▸ **Excerpted data**:
● ● ● ●

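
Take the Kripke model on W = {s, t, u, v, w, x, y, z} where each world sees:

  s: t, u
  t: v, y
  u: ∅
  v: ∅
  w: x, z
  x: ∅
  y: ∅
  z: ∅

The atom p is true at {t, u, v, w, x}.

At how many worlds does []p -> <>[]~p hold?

3

s: []p is T, <>[]~p is T. ✓
t: []p is F, <>[]~p is T. ✓
u: []p is T, <>[]~p is F. ✗
v: []p is T, <>[]~p is F. ✗
w: []p is F, <>[]~p is T. ✓
x: []p is T, <>[]~p is F. ✗
y: []p is T, <>[]~p is F. ✗
z: []p is T, <>[]~p is F. ✗
Satisfying worlds: {s, t, w}.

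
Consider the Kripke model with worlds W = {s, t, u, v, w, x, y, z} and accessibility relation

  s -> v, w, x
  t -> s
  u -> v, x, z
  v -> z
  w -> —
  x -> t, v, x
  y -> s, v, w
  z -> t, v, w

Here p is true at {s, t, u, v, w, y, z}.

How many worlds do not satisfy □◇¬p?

6

s: successors {v, w, x}; ◇¬p there: v:F, w:F, x:T. ✗
t: successors {s}; ◇¬p there: s:T. ✓
u: successors {v, x, z}; ◇¬p there: v:F, x:T, z:F. ✗
v: successors {z}; ◇¬p there: z:F. ✗
w: no successors, so □◇¬p holds vacuously. ✓
x: successors {t, v, x}; ◇¬p there: t:F, v:F, x:T. ✗
y: successors {s, v, w}; ◇¬p there: s:T, v:F, w:F. ✗
z: successors {t, v, w}; ◇¬p there: t:F, v:F, w:F. ✗
Satisfying worlds: {t, w}.
So □◇¬p fails at the other 6 worlds.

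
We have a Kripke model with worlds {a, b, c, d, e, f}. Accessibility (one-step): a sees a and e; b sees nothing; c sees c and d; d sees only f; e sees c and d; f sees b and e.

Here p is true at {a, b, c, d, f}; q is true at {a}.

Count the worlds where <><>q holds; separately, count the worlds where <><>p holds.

For <><>q:
a: successors {a, e}; <>q there: a:T, e:F. ✓
b: no successors, so <><>q fails. ✗
c: successors {c, d}; <>q there: c:F, d:F. ✗
d: successors {f}; <>q there: f:F. ✗
e: successors {c, d}; <>q there: c:F, d:F. ✗
f: successors {b, e}; <>q there: b:F, e:F. ✗
— 1 world.
For <><>p:
a: successors {a, e}; <>p there: a:T, e:T. ✓
b: no successors, so <><>p fails. ✗
c: successors {c, d}; <>p there: c:T, d:T. ✓
d: successors {f}; <>p there: f:T. ✓
e: successors {c, d}; <>p there: c:T, d:T. ✓
f: successors {b, e}; <>p there: b:F, e:T. ✓
— 5 worlds.

1 and 5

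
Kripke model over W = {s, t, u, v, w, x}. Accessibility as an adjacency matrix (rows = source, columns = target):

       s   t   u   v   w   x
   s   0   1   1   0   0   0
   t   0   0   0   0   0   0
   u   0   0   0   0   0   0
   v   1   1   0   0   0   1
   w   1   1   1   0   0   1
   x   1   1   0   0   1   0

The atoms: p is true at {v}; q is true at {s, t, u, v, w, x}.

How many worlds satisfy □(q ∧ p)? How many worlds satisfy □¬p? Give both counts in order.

2 and 6

For □(q ∧ p):
s: successors {t, u}; q ∧ p there: t:F, u:F. ✗
t: no successors, so □(q ∧ p) holds vacuously. ✓
u: no successors, so □(q ∧ p) holds vacuously. ✓
v: successors {s, t, x}; q ∧ p there: s:F, t:F, x:F. ✗
w: successors {s, t, u, x}; q ∧ p there: s:F, t:F, u:F, x:F. ✗
x: successors {s, t, w}; q ∧ p there: s:F, t:F, w:F. ✗
— 2 worlds.
For □¬p:
s: successors {t, u}; ¬p there: t:T, u:T. ✓
t: no successors, so □¬p holds vacuously. ✓
u: no successors, so □¬p holds vacuously. ✓
v: successors {s, t, x}; ¬p there: s:T, t:T, x:T. ✓
w: successors {s, t, u, x}; ¬p there: s:T, t:T, u:T, x:T. ✓
x: successors {s, t, w}; ¬p there: s:T, t:T, w:T. ✓
— 6 worlds.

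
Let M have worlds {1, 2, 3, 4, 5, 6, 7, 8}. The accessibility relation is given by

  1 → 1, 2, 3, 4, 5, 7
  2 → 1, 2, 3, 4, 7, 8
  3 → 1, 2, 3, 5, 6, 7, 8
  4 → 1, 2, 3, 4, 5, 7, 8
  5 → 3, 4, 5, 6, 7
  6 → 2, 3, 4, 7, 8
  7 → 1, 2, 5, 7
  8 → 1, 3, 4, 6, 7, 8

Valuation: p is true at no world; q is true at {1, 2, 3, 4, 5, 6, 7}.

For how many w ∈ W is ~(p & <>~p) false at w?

0

1: p & <>~p is F. ✓
2: p & <>~p is F. ✓
3: p & <>~p is F. ✓
4: p & <>~p is F. ✓
5: p & <>~p is F. ✓
6: p & <>~p is F. ✓
7: p & <>~p is F. ✓
8: p & <>~p is F. ✓
Satisfying worlds: {1, 2, 3, 4, 5, 6, 7, 8}.
So ~(p & <>~p) fails at the other 0 worlds.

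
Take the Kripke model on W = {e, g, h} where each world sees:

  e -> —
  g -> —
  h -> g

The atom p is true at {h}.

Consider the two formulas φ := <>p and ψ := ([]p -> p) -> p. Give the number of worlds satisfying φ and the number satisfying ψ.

0 and 3

For <>p:
e: no successors, so <>p fails. ✗
g: no successors, so <>p fails. ✗
h: successors {g}; p there: g:F. ✗
— 0 worlds.
For ([]p -> p) -> p:
e: []p -> p is F, p is F. ✓
g: []p -> p is F, p is F. ✓
h: []p -> p is T, p is T. ✓
— 3 worlds.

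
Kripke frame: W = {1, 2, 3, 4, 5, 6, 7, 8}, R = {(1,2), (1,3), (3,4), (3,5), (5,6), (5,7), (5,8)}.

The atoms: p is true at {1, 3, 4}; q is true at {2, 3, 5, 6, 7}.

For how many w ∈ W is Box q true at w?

6

1: successors {2, 3}; q there: 2:T, 3:T. ✓
2: no successors, so Box q holds vacuously. ✓
3: successors {4, 5}; q there: 4:F, 5:T. ✗
4: no successors, so Box q holds vacuously. ✓
5: successors {6, 7, 8}; q there: 6:T, 7:T, 8:F. ✗
6: no successors, so Box q holds vacuously. ✓
7: no successors, so Box q holds vacuously. ✓
8: no successors, so Box q holds vacuously. ✓
Satisfying worlds: {1, 2, 4, 6, 7, 8}.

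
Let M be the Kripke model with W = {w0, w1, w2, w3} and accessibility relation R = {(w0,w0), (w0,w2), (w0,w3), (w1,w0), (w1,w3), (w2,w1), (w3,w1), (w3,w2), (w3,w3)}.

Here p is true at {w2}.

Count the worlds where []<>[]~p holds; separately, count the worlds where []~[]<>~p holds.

2 and 0

For []<>[]~p:
w0: successors {w0, w2, w3}; <>[]~p there: w0:T, w2:T, w3:T. ✓
w1: successors {w0, w3}; <>[]~p there: w0:T, w3:T. ✓
w2: successors {w1}; <>[]~p there: w1:F. ✗
w3: successors {w1, w2, w3}; <>[]~p there: w1:F, w2:T, w3:T. ✗
— 2 worlds.
For []~[]<>~p:
w0: successors {w0, w2, w3}; ~[]<>~p there: w0:F, w2:F, w3:F. ✗
w1: successors {w0, w3}; ~[]<>~p there: w0:F, w3:F. ✗
w2: successors {w1}; ~[]<>~p there: w1:F. ✗
w3: successors {w1, w2, w3}; ~[]<>~p there: w1:F, w2:F, w3:F. ✗
— 0 worlds.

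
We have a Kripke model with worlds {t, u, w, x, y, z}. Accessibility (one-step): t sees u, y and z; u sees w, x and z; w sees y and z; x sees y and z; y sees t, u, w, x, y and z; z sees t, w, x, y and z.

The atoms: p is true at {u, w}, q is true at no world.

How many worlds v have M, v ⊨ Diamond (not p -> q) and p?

1

t: Diamond (not p -> q) is T, p is F. ✗
u: Diamond (not p -> q) is T, p is T. ✓
w: Diamond (not p -> q) is F, p is T. ✗
x: Diamond (not p -> q) is F, p is F. ✗
y: Diamond (not p -> q) is T, p is F. ✗
z: Diamond (not p -> q) is T, p is F. ✗
Satisfying worlds: {u}.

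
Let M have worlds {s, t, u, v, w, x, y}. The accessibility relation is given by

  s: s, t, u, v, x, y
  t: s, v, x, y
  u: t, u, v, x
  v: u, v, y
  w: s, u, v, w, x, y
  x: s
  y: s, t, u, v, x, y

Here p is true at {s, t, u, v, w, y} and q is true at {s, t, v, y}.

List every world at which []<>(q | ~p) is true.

{s, t, u, v, w, x, y}

s: successors {s, t, u, v, x, y}; <>(q | ~p) there: s:T, t:T, u:T, v:T, x:T, y:T. ✓
t: successors {s, v, x, y}; <>(q | ~p) there: s:T, v:T, x:T, y:T. ✓
u: successors {t, u, v, x}; <>(q | ~p) there: t:T, u:T, v:T, x:T. ✓
v: successors {u, v, y}; <>(q | ~p) there: u:T, v:T, y:T. ✓
w: successors {s, u, v, w, x, y}; <>(q | ~p) there: s:T, u:T, v:T, w:T, x:T, y:T. ✓
x: successors {s}; <>(q | ~p) there: s:T. ✓
y: successors {s, t, u, v, x, y}; <>(q | ~p) there: s:T, t:T, u:T, v:T, x:T, y:T. ✓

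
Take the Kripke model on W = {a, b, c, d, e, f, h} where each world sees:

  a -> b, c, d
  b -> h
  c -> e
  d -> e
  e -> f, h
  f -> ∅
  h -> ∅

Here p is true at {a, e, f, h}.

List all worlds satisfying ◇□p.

{a, b, c, d, e}

a: successors {b, c, d}; □p there: b:T, c:T, d:T. ✓
b: successors {h}; □p there: h:T. ✓
c: successors {e}; □p there: e:T. ✓
d: successors {e}; □p there: e:T. ✓
e: successors {f, h}; □p there: f:T, h:T. ✓
f: no successors, so ◇□p fails. ✗
h: no successors, so ◇□p fails. ✗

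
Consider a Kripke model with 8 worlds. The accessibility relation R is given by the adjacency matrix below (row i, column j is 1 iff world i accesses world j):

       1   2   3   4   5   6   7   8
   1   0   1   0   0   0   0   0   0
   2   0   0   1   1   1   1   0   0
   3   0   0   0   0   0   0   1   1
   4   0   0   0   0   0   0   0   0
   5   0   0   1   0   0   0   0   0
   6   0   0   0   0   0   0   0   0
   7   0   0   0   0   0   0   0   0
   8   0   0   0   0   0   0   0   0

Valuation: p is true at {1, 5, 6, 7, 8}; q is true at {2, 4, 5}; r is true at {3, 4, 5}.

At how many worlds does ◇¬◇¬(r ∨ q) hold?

1: successors {2}; ¬◇¬(r ∨ q) there: 2:F. ✗
2: successors {3, 4, 5, 6}; ¬◇¬(r ∨ q) there: 3:F, 4:T, 5:T, 6:T. ✓
3: successors {7, 8}; ¬◇¬(r ∨ q) there: 7:T, 8:T. ✓
4: no successors, so ◇¬◇¬(r ∨ q) fails. ✗
5: successors {3}; ¬◇¬(r ∨ q) there: 3:F. ✗
6: no successors, so ◇¬◇¬(r ∨ q) fails. ✗
7: no successors, so ◇¬◇¬(r ∨ q) fails. ✗
8: no successors, so ◇¬◇¬(r ∨ q) fails. ✗
Satisfying worlds: {2, 3}.

2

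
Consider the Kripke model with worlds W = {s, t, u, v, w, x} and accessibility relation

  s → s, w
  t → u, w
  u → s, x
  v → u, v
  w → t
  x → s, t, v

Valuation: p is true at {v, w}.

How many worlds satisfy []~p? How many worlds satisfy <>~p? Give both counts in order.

2 and 6

For []~p:
s: successors {s, w}; ~p there: s:T, w:F. ✗
t: successors {u, w}; ~p there: u:T, w:F. ✗
u: successors {s, x}; ~p there: s:T, x:T. ✓
v: successors {u, v}; ~p there: u:T, v:F. ✗
w: successors {t}; ~p there: t:T. ✓
x: successors {s, t, v}; ~p there: s:T, t:T, v:F. ✗
— 2 worlds.
For <>~p:
s: successors {s, w}; ~p there: s:T, w:F. ✓
t: successors {u, w}; ~p there: u:T, w:F. ✓
u: successors {s, x}; ~p there: s:T, x:T. ✓
v: successors {u, v}; ~p there: u:T, v:F. ✓
w: successors {t}; ~p there: t:T. ✓
x: successors {s, t, v}; ~p there: s:T, t:T, v:F. ✓
— 6 worlds.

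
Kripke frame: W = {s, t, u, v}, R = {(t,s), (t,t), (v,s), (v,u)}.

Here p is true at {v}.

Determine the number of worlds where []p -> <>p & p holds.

s: []p is T, <>p & p is F. ✗
t: []p is F, <>p & p is F. ✓
u: []p is T, <>p & p is F. ✗
v: []p is F, <>p & p is F. ✓
Satisfying worlds: {t, v}.

2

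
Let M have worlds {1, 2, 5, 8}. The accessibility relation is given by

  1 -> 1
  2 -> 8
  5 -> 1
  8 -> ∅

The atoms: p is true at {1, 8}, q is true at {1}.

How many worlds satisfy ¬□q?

1

1: □q is T. ✗
2: □q is F. ✓
5: □q is T. ✗
8: □q is T. ✗
Satisfying worlds: {2}.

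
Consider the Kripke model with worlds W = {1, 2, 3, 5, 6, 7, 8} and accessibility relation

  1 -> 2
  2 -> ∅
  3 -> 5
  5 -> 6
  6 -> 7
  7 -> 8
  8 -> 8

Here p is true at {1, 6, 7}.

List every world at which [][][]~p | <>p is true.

1: [][][]~p is T, <>p is F. ✓
2: [][][]~p is T, <>p is F. ✓
3: [][][]~p is F, <>p is F. ✗
5: [][][]~p is T, <>p is T. ✓
6: [][][]~p is T, <>p is T. ✓
7: [][][]~p is T, <>p is F. ✓
8: [][][]~p is T, <>p is F. ✓

{1, 2, 5, 6, 7, 8}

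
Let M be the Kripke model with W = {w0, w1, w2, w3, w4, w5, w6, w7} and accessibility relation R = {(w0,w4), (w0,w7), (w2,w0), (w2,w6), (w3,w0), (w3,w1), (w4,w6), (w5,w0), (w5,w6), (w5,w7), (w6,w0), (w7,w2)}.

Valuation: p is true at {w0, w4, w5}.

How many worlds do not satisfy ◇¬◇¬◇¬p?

2

w0: successors {w4, w7}; ¬◇¬◇¬p there: w4:F, w7:T. ✓
w1: no successors, so ◇¬◇¬◇¬p fails. ✗
w2: successors {w0, w6}; ¬◇¬◇¬p there: w0:T, w6:T. ✓
w3: successors {w0, w1}; ¬◇¬◇¬p there: w0:T, w1:T. ✓
w4: successors {w6}; ¬◇¬◇¬p there: w6:T. ✓
w5: successors {w0, w6, w7}; ¬◇¬◇¬p there: w0:T, w6:T, w7:T. ✓
w6: successors {w0}; ¬◇¬◇¬p there: w0:T. ✓
w7: successors {w2}; ¬◇¬◇¬p there: w2:F. ✗
Satisfying worlds: {w0, w2, w3, w4, w5, w6}.
So ◇¬◇¬◇¬p fails at the other 2 worlds.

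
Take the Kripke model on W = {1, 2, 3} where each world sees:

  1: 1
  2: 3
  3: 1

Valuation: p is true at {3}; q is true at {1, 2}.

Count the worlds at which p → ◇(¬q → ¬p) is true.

3

1: p is F, ◇(¬q → ¬p) is T. ✓
2: p is F, ◇(¬q → ¬p) is F. ✓
3: p is T, ◇(¬q → ¬p) is T. ✓
Satisfying worlds: {1, 2, 3}.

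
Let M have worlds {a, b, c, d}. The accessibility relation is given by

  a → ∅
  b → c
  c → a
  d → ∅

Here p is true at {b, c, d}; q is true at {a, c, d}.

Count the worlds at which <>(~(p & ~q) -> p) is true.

a: no successors, so <>(~(p & ~q) -> p) fails. ✗
b: successors {c}; ~(p & ~q) -> p there: c:T. ✓
c: successors {a}; ~(p & ~q) -> p there: a:F. ✗
d: no successors, so <>(~(p & ~q) -> p) fails. ✗
Satisfying worlds: {b}.

1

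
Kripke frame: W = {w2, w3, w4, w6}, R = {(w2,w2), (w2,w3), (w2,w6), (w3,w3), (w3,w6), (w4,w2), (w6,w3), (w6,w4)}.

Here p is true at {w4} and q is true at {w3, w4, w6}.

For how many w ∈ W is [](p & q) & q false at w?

4

w2: [](p & q) is F, q is F. ✗
w3: [](p & q) is F, q is T. ✗
w4: [](p & q) is F, q is T. ✗
w6: [](p & q) is F, q is T. ✗
Satisfying worlds: ∅.
So [](p & q) & q fails at the other 4 worlds.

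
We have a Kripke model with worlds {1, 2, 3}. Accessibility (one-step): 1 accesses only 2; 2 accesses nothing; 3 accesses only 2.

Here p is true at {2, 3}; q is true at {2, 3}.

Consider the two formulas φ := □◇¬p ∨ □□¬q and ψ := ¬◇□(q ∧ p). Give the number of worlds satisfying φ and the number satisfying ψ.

For □◇¬p ∨ □□¬q:
1: □◇¬p is F, □□¬q is T. ✓
2: □◇¬p is T, □□¬q is T. ✓
3: □◇¬p is F, □□¬q is T. ✓
— 3 worlds.
For ¬◇□(q ∧ p):
1: ◇□(q ∧ p) is T. ✗
2: ◇□(q ∧ p) is F. ✓
3: ◇□(q ∧ p) is T. ✗
— 1 world.

3 and 1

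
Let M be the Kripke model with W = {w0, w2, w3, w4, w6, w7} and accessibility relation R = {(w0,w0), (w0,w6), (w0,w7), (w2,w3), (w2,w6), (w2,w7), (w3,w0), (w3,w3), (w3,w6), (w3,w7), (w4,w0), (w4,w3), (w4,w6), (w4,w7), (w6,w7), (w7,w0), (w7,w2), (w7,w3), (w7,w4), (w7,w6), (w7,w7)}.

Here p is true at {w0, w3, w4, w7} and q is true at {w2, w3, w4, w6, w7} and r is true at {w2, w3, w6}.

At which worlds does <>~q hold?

{w0, w3, w4, w7}

w0: successors {w0, w6, w7}; ~q there: w0:T, w6:F, w7:F. ✓
w2: successors {w3, w6, w7}; ~q there: w3:F, w6:F, w7:F. ✗
w3: successors {w0, w3, w6, w7}; ~q there: w0:T, w3:F, w6:F, w7:F. ✓
w4: successors {w0, w3, w6, w7}; ~q there: w0:T, w3:F, w6:F, w7:F. ✓
w6: successors {w7}; ~q there: w7:F. ✗
w7: successors {w0, w2, w3, w4, w6, w7}; ~q there: w0:T, w2:F, w3:F, w4:F, w6:F, w7:F. ✓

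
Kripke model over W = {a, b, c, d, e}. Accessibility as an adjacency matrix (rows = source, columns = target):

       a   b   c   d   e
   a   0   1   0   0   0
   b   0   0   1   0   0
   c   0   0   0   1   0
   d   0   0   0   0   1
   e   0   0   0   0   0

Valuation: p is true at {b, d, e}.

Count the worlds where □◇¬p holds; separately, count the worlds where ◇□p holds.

2 and 3

For □◇¬p:
a: successors {b}; ◇¬p there: b:T. ✓
b: successors {c}; ◇¬p there: c:F. ✗
c: successors {d}; ◇¬p there: d:F. ✗
d: successors {e}; ◇¬p there: e:F. ✗
e: no successors, so □◇¬p holds vacuously. ✓
— 2 worlds.
For ◇□p:
a: successors {b}; □p there: b:F. ✗
b: successors {c}; □p there: c:T. ✓
c: successors {d}; □p there: d:T. ✓
d: successors {e}; □p there: e:T. ✓
e: no successors, so ◇□p fails. ✗
— 3 worlds.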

● ● ● ●

Report only the number of lines in the data above that contain "Take".

4